** The data follows **
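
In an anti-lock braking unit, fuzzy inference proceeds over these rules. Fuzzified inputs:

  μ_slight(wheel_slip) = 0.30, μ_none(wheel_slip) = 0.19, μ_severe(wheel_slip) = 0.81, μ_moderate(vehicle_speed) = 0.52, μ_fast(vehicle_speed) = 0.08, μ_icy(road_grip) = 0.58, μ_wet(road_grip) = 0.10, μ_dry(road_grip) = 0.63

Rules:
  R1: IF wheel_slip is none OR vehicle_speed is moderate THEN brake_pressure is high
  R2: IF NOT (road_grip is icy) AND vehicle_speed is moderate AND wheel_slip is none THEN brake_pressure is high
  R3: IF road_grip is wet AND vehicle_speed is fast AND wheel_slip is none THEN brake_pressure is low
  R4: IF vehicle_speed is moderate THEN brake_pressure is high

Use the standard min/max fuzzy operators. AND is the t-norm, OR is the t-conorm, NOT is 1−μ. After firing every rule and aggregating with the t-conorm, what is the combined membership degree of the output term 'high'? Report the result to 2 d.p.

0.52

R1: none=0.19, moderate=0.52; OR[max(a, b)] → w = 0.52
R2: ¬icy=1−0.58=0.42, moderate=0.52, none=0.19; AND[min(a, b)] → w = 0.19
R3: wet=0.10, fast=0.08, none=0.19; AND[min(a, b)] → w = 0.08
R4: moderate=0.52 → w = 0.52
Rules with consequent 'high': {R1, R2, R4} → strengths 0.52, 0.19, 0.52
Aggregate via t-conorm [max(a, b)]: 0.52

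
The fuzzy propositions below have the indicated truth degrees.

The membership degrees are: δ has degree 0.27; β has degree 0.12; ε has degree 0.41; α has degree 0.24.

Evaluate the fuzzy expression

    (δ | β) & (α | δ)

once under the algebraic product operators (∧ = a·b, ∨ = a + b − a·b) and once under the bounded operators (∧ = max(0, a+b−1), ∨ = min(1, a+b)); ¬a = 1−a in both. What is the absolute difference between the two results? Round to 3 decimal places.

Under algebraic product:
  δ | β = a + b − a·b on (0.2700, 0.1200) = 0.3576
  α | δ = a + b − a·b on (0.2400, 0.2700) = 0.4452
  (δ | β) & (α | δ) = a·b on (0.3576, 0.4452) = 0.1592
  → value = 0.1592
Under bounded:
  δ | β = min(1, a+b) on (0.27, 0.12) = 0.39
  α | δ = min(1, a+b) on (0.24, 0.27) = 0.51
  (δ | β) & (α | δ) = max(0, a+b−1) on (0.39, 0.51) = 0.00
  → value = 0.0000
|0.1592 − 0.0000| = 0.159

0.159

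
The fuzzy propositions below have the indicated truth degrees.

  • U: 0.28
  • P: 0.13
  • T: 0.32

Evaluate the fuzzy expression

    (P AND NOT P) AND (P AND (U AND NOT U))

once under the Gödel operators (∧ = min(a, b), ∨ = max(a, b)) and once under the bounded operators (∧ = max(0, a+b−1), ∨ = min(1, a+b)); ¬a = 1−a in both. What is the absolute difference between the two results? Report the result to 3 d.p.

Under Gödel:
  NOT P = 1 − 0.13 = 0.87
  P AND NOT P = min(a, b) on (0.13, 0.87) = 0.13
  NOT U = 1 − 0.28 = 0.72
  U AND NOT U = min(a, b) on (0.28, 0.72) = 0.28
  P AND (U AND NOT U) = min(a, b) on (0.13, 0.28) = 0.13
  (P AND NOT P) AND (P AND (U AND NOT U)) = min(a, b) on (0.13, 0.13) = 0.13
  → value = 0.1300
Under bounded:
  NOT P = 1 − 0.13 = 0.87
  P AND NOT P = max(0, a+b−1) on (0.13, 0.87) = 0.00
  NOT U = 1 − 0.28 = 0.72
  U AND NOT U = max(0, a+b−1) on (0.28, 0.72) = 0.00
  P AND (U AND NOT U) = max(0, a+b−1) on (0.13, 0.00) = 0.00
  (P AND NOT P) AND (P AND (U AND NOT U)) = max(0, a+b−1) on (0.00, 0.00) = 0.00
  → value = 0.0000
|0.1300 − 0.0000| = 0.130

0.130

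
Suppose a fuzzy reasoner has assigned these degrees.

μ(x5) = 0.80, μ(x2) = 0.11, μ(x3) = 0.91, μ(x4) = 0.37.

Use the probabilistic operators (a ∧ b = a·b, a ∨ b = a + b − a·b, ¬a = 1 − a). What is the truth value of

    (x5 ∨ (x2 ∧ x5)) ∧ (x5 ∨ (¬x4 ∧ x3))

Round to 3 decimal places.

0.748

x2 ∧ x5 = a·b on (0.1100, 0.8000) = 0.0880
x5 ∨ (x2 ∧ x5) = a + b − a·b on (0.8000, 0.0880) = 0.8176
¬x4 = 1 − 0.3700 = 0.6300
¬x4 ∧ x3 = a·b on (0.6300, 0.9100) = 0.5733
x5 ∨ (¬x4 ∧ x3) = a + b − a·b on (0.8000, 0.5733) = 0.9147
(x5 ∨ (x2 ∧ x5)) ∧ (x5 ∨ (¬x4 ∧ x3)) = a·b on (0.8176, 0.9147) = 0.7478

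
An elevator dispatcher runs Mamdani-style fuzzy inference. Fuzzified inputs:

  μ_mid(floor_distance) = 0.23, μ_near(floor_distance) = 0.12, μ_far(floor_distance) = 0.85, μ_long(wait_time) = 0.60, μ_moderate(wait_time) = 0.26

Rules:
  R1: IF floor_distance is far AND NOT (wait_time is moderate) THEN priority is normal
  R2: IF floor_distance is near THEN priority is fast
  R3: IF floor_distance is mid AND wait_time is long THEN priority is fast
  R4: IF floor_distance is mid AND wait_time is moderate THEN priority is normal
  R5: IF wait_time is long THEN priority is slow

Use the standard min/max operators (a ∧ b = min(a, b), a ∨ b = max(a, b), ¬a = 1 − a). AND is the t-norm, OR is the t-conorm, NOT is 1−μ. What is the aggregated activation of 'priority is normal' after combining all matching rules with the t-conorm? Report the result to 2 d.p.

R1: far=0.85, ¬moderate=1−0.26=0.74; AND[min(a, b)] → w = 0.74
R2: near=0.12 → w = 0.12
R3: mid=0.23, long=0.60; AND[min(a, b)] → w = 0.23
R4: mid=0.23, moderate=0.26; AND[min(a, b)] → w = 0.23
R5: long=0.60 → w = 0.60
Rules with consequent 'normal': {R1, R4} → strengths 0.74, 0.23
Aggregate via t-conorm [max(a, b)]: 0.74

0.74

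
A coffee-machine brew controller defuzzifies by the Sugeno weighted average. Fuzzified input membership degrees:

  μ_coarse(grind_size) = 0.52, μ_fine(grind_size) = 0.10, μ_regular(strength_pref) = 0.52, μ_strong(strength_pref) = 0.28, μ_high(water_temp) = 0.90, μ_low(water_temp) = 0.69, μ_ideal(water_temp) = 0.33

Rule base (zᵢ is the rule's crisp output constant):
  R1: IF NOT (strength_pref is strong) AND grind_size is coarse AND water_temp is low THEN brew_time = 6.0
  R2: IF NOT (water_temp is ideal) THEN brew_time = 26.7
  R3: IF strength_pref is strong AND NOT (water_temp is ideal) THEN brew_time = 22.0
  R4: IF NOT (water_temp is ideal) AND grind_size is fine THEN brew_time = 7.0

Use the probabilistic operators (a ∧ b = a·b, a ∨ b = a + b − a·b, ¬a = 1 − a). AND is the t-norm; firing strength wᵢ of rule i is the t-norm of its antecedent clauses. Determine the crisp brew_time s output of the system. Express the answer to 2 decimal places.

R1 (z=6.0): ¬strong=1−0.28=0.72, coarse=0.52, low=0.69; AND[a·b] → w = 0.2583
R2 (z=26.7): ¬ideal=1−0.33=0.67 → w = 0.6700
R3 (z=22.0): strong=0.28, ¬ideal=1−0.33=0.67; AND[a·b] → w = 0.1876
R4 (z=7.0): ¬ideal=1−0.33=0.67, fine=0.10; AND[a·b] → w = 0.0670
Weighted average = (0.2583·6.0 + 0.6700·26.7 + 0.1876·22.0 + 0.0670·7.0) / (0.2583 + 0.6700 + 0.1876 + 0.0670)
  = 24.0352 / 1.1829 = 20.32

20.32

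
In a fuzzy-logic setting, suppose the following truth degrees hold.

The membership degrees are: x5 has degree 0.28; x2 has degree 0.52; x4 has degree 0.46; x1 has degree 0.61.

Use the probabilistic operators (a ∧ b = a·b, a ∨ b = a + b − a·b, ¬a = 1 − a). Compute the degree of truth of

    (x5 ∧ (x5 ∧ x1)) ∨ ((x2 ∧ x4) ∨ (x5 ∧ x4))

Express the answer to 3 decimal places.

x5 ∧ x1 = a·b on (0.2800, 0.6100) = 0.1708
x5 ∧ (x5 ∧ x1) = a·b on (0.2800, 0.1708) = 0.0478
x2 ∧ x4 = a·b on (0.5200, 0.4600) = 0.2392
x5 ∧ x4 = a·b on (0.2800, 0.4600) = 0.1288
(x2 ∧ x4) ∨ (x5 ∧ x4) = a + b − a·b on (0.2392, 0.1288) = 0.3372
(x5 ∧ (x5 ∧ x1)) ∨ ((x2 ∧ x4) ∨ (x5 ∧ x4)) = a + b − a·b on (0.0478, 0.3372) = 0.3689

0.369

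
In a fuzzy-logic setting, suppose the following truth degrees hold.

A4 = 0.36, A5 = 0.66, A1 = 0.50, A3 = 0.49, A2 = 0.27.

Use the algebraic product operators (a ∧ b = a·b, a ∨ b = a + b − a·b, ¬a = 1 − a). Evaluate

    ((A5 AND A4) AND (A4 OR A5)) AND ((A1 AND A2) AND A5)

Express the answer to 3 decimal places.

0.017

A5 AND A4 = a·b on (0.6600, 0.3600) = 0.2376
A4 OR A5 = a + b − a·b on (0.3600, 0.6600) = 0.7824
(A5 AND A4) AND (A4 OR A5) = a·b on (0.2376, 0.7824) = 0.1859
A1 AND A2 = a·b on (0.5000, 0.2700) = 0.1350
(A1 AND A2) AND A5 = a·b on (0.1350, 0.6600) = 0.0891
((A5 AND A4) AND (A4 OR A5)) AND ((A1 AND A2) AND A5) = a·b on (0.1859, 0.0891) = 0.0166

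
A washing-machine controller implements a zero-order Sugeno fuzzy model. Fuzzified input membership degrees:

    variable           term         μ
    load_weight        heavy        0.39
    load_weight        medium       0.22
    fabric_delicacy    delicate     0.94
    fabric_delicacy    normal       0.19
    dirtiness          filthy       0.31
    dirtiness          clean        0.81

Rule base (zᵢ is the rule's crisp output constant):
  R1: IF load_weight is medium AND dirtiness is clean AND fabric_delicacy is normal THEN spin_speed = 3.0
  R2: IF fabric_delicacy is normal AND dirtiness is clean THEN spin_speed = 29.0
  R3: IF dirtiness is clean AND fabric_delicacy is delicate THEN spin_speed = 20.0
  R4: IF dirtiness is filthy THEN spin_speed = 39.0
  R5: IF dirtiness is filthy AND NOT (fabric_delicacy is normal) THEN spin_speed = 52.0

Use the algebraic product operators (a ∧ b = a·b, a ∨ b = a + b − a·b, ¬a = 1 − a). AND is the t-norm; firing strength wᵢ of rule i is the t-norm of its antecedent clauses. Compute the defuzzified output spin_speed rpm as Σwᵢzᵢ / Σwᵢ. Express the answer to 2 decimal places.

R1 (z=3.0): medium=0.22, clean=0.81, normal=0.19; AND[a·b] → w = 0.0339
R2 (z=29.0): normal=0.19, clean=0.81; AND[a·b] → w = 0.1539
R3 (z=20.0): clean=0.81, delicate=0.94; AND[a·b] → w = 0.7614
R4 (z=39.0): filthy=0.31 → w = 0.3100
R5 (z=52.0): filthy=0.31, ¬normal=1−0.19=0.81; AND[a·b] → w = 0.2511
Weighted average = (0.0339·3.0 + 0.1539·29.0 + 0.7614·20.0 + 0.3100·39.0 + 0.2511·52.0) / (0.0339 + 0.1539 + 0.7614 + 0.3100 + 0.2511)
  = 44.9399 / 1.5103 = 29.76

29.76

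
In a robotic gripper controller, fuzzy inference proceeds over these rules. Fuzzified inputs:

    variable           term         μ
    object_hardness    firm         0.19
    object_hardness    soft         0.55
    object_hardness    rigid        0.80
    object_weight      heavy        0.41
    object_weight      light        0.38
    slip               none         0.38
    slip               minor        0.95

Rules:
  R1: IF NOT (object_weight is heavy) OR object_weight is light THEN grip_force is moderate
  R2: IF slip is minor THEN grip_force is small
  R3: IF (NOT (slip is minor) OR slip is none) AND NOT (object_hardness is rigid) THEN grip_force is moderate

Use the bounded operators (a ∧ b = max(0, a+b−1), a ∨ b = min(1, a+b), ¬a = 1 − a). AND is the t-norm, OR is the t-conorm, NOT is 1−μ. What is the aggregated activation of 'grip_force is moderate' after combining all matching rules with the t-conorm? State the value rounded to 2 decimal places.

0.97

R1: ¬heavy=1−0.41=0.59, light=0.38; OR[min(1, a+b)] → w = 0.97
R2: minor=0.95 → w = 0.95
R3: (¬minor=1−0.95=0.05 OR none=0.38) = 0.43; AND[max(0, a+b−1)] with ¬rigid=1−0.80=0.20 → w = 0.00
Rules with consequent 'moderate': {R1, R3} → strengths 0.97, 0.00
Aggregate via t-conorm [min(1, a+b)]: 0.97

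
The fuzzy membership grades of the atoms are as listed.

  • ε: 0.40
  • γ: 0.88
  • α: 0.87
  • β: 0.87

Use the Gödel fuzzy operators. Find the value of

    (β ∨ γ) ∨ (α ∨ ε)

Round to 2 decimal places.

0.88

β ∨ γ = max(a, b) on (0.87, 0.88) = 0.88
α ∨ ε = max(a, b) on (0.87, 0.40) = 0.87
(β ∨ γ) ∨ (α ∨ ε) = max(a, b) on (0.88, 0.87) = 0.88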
** End of The data **
* _Goal of the exercise_
Could you restate, word for word, every line from the one containing "R2: IF slip" through the last line of the records above, and nothing more?

* _Completed exercise_
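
  R2: IF slip is minor THEN grip_force is small
  R3: IF (NOT (slip is minor) OR slip is none) AND NOT (object_hardness is rigid) THEN grip_force is moderate

Use the bounded operators (a ∧ b = max(0, a+b−1), a ∨ b = min(1, a+b), ¬a = 1 − a). AND is the t-norm, OR is the t-conorm, NOT is 1−μ. What is the aggregated activation of 'grip_force is moderate' after combining all matching rules with the t-conorm? State the value rounded to 2 decimal places.

0.97

R1: ¬heavy=1−0.41=0.59, light=0.38; OR[min(1, a+b)] → w = 0.97
R2: minor=0.95 → w = 0.95
R3: (¬minor=1−0.95=0.05 OR none=0.38) = 0.43; AND[max(0, a+b−1)] with ¬rigid=1−0.80=0.20 → w = 0.00
Rules with consequent 'moderate': {R1, R3} → strengths 0.97, 0.00
Aggregate via t-conorm [min(1, a+b)]: 0.97

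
The fuzzy membership grades of the atoms are as listed.

  • ε: 0.40
  • γ: 0.88
  • α: 0.87
  • β: 0.87

Use the Gödel fuzzy operators. Find the value of

    (β ∨ γ) ∨ (α ∨ ε)

Round to 2 decimal places.

0.88

β ∨ γ = max(a, b) on (0.87, 0.88) = 0.88
α ∨ ε = max(a, b) on (0.87, 0.40) = 0.87
(β ∨ γ) ∨ (α ∨ ε) = max(a, b) on (0.88, 0.87) = 0.88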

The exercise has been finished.